[Records to use — start]
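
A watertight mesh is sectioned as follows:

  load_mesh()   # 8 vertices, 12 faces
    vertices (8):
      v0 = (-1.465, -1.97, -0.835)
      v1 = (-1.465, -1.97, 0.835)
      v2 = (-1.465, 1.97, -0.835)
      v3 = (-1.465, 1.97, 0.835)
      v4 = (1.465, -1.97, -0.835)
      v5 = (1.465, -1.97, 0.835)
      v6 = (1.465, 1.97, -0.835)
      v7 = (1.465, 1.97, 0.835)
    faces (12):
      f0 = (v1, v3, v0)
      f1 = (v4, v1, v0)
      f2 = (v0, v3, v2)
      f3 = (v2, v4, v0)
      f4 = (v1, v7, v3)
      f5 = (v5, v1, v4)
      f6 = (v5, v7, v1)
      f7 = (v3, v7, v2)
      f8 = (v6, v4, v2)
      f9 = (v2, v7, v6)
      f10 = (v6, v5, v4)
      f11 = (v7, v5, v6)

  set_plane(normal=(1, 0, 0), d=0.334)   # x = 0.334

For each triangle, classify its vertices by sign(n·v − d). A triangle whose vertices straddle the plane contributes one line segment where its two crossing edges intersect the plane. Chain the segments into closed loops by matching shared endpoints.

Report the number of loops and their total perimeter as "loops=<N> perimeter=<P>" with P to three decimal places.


loops=1 perimeter=11.220

Straddling triangles (8 of 12):
  (v4,v1,v0) [+--] → (0.334, -1.97, -0.190369)–(0.334, -1.97, -0.835)  len=0.6446
  (v2,v4,v0) [-+-] → (0.334, -0.449133, -0.835)–(0.334, -1.97, -0.835)  len=1.5209
  (v1,v7,v3) [-+-] → (0.334, 0.449133, 0.835)–(0.334, 1.97, 0.835)  len=1.5209
  (v5,v1,v4) [+-+] → (0.334, -1.97, 0.835)–(0.334, -1.97, -0.190369)  len=1.0254
  (v5,v7,v1) [++-] → (0.334, 0.449133, 0.835)–(0.334, -1.97, 0.835)  len=2.4191
  (v3,v7,v2) [-+-] → (0.334, 1.97, 0.835)–(0.334, 1.97, 0.190369)  len=0.6446
  (v6,v4,v2) [++-] → (0.334, -0.449133, -0.835)–(0.334, 1.97, -0.835)  len=2.4191
  (v2,v7,v6) [-++] → (0.334, 1.97, 0.190369)–(0.334, 1.97, -0.835)  len=1.0254

Chained into 1 loop(s):
  loop 1: 8 segments, perimeter = 11.2200
Total perimeter = 11.220


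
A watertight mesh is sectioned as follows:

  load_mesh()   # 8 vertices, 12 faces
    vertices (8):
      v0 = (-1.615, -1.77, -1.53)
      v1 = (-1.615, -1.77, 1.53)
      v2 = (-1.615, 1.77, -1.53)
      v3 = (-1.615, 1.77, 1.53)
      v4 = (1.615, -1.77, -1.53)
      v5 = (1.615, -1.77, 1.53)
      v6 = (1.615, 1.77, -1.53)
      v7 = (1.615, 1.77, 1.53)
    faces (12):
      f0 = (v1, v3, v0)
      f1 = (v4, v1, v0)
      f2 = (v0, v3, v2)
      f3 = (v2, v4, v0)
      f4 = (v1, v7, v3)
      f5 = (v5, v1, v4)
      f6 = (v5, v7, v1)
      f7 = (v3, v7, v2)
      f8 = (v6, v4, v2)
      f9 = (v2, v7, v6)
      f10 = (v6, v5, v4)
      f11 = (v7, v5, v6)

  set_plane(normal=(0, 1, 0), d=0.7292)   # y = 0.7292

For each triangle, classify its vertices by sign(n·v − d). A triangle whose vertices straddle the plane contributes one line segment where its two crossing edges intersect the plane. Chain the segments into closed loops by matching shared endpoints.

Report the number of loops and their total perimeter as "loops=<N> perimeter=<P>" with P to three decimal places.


loops=1 perimeter=12.580

Straddling triangles (8 of 12):
  (v1,v3,v0) [-+-] → (-1.615, 0.7292, 1.53)–(-1.615, 0.7292, 0.630325)  len=0.8997
  (v0,v3,v2) [-++] → (-1.615, 0.7292, 0.630325)–(-1.615, 0.7292, -1.53)  len=2.1603
  (v2,v4,v0) [+--] → (-0.665344, 0.7292, -1.53)–(-1.615, 0.7292, -1.53)  len=0.9497
  (v1,v7,v3) [-++] → (0.665344, 0.7292, 1.53)–(-1.615, 0.7292, 1.53)  len=2.2803
  (v5,v7,v1) [-+-] → (1.615, 0.7292, 1.53)–(0.665344, 0.7292, 1.53)  len=0.9497
  (v6,v4,v2) [+-+] → (1.615, 0.7292, -1.53)–(-0.665344, 0.7292, -1.53)  len=2.2803
  (v6,v5,v4) [+--] → (1.615, 0.7292, -0.630325)–(1.615, 0.7292, -1.53)  len=0.8997
  (v7,v5,v6) [+-+] → (1.615, 0.7292, 1.53)–(1.615, 0.7292, -0.630325)  len=2.1603

Chained into 1 loop(s):
  loop 1: 8 segments, perimeter = 12.5800
Total perimeter = 12.580


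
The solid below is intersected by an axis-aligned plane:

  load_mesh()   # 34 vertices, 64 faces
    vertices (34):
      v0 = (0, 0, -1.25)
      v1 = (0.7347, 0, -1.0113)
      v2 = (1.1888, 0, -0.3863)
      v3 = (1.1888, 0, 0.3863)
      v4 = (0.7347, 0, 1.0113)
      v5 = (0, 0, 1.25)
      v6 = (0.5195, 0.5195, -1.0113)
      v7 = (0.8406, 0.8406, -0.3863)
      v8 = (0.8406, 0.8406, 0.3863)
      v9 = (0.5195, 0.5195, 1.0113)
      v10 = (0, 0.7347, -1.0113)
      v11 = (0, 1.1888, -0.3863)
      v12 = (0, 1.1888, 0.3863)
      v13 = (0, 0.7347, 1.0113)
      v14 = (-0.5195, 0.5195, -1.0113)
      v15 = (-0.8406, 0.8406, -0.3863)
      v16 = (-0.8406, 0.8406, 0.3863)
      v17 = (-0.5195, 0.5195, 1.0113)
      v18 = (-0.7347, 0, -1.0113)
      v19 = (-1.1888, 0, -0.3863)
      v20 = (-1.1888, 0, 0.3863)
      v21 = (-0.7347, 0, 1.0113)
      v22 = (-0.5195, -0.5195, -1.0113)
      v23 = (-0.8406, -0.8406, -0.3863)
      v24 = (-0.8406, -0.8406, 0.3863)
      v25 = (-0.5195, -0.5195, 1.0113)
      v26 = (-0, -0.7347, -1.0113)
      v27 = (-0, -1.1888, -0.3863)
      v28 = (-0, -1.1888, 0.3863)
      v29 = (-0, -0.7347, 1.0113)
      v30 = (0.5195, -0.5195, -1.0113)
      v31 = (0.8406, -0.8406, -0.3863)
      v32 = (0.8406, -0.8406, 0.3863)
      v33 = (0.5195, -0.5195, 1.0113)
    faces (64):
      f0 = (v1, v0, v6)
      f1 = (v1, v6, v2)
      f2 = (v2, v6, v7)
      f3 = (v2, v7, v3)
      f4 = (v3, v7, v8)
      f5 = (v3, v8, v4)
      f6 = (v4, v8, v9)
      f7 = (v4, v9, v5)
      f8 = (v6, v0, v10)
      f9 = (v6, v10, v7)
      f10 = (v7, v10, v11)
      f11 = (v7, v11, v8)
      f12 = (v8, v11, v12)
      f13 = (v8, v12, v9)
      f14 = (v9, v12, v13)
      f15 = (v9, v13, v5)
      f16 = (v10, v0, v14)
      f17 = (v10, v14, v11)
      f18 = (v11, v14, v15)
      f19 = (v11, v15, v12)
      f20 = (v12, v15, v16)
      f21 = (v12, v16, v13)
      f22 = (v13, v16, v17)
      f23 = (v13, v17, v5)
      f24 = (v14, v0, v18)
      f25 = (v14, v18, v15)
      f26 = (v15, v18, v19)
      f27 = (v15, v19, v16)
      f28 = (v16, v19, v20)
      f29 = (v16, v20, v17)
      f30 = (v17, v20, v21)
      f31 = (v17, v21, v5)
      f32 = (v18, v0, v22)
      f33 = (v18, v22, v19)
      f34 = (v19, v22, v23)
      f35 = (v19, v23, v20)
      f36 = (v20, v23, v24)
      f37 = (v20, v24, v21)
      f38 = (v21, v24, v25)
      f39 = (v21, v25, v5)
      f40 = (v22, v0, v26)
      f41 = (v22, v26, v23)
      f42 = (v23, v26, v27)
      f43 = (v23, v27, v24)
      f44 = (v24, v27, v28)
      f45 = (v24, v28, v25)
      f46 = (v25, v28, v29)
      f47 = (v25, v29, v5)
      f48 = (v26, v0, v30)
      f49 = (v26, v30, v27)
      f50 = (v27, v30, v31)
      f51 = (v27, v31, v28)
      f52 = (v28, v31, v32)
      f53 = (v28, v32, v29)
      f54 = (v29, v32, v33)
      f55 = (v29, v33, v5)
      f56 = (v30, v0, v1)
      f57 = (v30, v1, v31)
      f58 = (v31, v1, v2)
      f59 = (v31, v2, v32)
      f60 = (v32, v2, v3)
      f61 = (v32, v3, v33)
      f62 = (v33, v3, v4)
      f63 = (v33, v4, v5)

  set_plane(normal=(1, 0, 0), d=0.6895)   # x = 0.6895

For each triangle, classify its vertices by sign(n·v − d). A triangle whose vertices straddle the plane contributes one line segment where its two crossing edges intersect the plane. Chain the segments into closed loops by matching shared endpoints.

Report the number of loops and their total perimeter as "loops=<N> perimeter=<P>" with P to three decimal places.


Straddling triangles (20 of 64):
  (v1,v0,v6) [+--] → (0.6895, 0, -1.02599)–(0.6895, 0.109114, -1.0113)  len=0.1101
  (v1,v6,v2) [+-+] → (0.6895, 0.109114, -1.0113)–(0.6895, 0.387549, -0.852552)  len=0.3205
  (v2,v6,v7) [+-+] → (0.6895, 0.387549, -0.852552)–(0.6895, 0.6895, -0.680406)  len=0.3476
  (v4,v8,v9) [++-] → (0.6895, 0.6895, 0.680406)–(0.6895, 0.109114, 1.0113)  len=0.6681
  (v4,v9,v5) [+--] → (0.6895, 0.109114, 1.0113)–(0.6895, 0, 1.02599)  len=0.1101
  (v6,v10,v7) [--+] → (0.6895, 0.821564, -0.498645)–(0.6895, 0.6895, -0.680406)  len=0.2247
  (v7,v10,v11) [+--] → (0.6895, 0.821564, -0.498645)–(0.6895, 0.90319, -0.3863)  len=0.1389
  (v7,v11,v8) [+-+] → (0.6895, 0.90319, -0.3863)–(0.6895, 0.90319, 0.247423)  len=0.6337
  (v8,v11,v12) [+--] → (0.6895, 0.90319, 0.247423)–(0.6895, 0.90319, 0.3863)  len=0.1389
  (v8,v12,v9) [+--] → (0.6895, 0.90319, 0.3863)–(0.6895, 0.6895, 0.680406)  len=0.3635
  (v27,v30,v31) [--+] → (0.6895, -0.6895, -0.680406)–(0.6895, -0.90319, -0.3863)  len=0.3635
  (v27,v31,v28) [-+-] → (0.6895, -0.90319, -0.3863)–(0.6895, -0.90319, -0.247423)  len=0.1389
  (v28,v31,v32) [-++] → (0.6895, -0.90319, -0.247423)–(0.6895, -0.90319, 0.3863)  len=0.6337
  (v28,v32,v29) [-+-] → (0.6895, -0.90319, 0.3863)–(0.6895, -0.821564, 0.498645)  len=0.1389
  (v29,v32,v33) [-+-] → (0.6895, -0.821564, 0.498645)–(0.6895, -0.6895, 0.680406)  len=0.2247
  (v30,v0,v1) [--+] → (0.6895, 0, -1.02599)–(0.6895, -0.109114, -1.0113)  len=0.1101
  (v30,v1,v31) [-++] → (0.6895, -0.109114, -1.0113)–(0.6895, -0.6895, -0.680406)  len=0.6681
  (v32,v3,v33) [++-] → (0.6895, -0.387549, 0.852552)–(0.6895, -0.6895, 0.680406)  len=0.3476
  (v33,v3,v4) [-++] → (0.6895, -0.387549, 0.852552)–(0.6895, -0.109114, 1.0113)  len=0.3205
  (v33,v4,v5) [-+-] → (0.6895, -0.109114, 1.0113)–(0.6895, 0, 1.02599)  len=0.1101

Chained into 1 loop(s):
  loop 1: 20 segments, perimeter = 6.1121
Total perimeter = 6.112

loops=1 perimeter=6.112


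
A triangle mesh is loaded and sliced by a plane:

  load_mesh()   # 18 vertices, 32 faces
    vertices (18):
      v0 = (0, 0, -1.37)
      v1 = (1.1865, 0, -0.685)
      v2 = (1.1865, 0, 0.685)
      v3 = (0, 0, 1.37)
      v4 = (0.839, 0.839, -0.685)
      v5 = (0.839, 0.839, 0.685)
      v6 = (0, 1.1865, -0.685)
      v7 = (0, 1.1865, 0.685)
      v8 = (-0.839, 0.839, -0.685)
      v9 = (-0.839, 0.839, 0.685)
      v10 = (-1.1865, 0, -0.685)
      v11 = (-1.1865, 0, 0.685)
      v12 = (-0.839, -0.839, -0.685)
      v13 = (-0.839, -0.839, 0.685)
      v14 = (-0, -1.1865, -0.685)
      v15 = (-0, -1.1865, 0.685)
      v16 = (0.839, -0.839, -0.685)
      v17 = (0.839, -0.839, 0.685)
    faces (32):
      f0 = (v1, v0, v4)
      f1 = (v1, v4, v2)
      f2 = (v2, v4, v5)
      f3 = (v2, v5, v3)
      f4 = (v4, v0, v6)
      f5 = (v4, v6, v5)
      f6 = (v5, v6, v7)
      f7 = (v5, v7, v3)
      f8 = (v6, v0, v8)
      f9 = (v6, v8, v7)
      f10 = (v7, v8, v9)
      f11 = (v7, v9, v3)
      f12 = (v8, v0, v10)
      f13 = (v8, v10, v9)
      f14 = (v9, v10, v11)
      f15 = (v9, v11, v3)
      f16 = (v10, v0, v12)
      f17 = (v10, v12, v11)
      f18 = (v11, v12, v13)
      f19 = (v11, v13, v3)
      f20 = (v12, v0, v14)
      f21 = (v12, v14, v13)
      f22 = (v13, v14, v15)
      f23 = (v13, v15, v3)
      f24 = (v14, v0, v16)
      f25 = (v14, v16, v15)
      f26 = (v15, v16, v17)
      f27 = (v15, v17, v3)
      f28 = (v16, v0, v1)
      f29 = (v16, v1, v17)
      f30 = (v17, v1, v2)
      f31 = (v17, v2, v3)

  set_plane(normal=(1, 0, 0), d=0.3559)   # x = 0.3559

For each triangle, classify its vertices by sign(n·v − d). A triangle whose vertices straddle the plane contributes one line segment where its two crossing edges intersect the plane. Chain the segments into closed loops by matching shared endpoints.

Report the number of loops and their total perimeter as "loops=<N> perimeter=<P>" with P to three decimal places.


loops=1 perimeter=7.359

Straddling triangles (12 of 32):
  (v1,v0,v4) [+-+] → (0.3559, 0, -1.16453)–(0.3559, 0.3559, -1.07943)  len=0.3659
  (v2,v5,v3) [++-] → (0.3559, 0.3559, 1.07943)–(0.3559, 0, 1.16453)  len=0.3659
  (v4,v0,v6) [+--] → (0.3559, 0.3559, -1.07943)–(0.3559, 1.03909, -0.685)  len=0.7889
  (v4,v6,v5) [+-+] → (0.3559, 1.03909, -0.685)–(0.3559, 1.03909, -0.103852)  len=0.5811
  (v5,v6,v7) [+--] → (0.3559, 1.03909, -0.103852)–(0.3559, 1.03909, 0.685)  len=0.7889
  (v5,v7,v3) [+--] → (0.3559, 1.03909, 0.685)–(0.3559, 0.3559, 1.07943)  len=0.7889
  (v14,v0,v16) [--+] → (0.3559, -0.3559, -1.07943)–(0.3559, -1.03909, -0.685)  len=0.7889
  (v14,v16,v15) [-+-] → (0.3559, -1.03909, -0.685)–(0.3559, -1.03909, 0.103852)  len=0.7889
  (v15,v16,v17) [-++] → (0.3559, -1.03909, 0.103852)–(0.3559, -1.03909, 0.685)  len=0.5811
  (v15,v17,v3) [-+-] → (0.3559, -1.03909, 0.685)–(0.3559, -0.3559, 1.07943)  len=0.7889
  (v16,v0,v1) [+-+] → (0.3559, -0.3559, -1.07943)–(0.3559, 0, -1.16453)  len=0.3659
  (v17,v2,v3) [++-] → (0.3559, 0, 1.16453)–(0.3559, -0.3559, 1.07943)  len=0.3659

Chained into 1 loop(s):
  loop 1: 12 segments, perimeter = 7.3592
Total perimeter = 7.359


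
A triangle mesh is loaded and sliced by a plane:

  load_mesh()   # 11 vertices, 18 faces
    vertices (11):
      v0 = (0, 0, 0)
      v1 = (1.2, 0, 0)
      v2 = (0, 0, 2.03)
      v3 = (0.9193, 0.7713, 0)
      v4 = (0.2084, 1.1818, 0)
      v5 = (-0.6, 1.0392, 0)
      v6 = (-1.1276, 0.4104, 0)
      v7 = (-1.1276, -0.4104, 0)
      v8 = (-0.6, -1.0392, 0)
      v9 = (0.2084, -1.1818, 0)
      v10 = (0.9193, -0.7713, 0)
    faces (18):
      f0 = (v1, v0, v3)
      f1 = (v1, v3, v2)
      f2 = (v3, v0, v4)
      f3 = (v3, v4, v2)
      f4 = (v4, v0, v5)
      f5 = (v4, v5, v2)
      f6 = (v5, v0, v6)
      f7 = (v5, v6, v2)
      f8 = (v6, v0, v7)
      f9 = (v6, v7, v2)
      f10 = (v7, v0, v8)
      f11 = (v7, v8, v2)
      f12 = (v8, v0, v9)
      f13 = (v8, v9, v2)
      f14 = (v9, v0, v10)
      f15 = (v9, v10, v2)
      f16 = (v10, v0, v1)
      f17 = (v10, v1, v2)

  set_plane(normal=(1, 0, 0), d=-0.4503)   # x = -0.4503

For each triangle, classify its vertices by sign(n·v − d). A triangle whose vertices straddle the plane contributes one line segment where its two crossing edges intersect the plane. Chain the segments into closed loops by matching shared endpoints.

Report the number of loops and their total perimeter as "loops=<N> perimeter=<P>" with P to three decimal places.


loops=1 perimeter=5.506

Straddling triangles (10 of 18):
  (v4,v0,v5) [++-] → (-0.4503, 0.77992, 0)–(-0.4503, 1.06561, 0)  len=0.2857
  (v4,v5,v2) [+-+] → (-0.4503, 1.06561, 0)–(-0.4503, 0.77992, 0.506485)  len=0.5815
  (v5,v0,v6) [-+-] → (-0.4503, 0.77992, 0)–(-0.4503, 0.163891, 0)  len=0.6160
  (v5,v6,v2) [--+] → (-0.4503, 0.163891, 1.21933)–(-0.4503, 0.77992, 0.506485)  len=0.9421
  (v6,v0,v7) [-+-] → (-0.4503, 0.163891, 0)–(-0.4503, -0.163891, 0)  len=0.3278
  (v6,v7,v2) [--+] → (-0.4503, -0.163891, 1.21933)–(-0.4503, 0.163891, 1.21933)  len=0.3278
  (v7,v0,v8) [-+-] → (-0.4503, -0.163891, 0)–(-0.4503, -0.77992, 0)  len=0.6160
  (v7,v8,v2) [--+] → (-0.4503, -0.77992, 0.506485)–(-0.4503, -0.163891, 1.21933)  len=0.9421
  (v8,v0,v9) [-++] → (-0.4503, -0.77992, 0)–(-0.4503, -1.06561, 0)  len=0.2857
  (v8,v9,v2) [-++] → (-0.4503, -1.06561, 0)–(-0.4503, -0.77992, 0.506485)  len=0.5815

Chained into 1 loop(s):
  loop 1: 10 segments, perimeter = 5.5063
Total perimeter = 5.506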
[Records to use — finish]
#### Assigned task:
If a line in the entries above contains "normal", report it.

#### Result of the exercise:
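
  set_plane(normal=(1, 0, 0), d=0.334)   # x = 0.334
  set_plane(normal=(0, 1, 0), d=0.7292)   # y = 0.7292
  set_plane(normal=(1, 0, 0), d=0.6895)   # x = 0.6895
  set_plane(normal=(1, 0, 0), d=0.3559)   # x = 0.3559
  set_plane(normal=(1, 0, 0), d=-0.4503)   # x = -0.4503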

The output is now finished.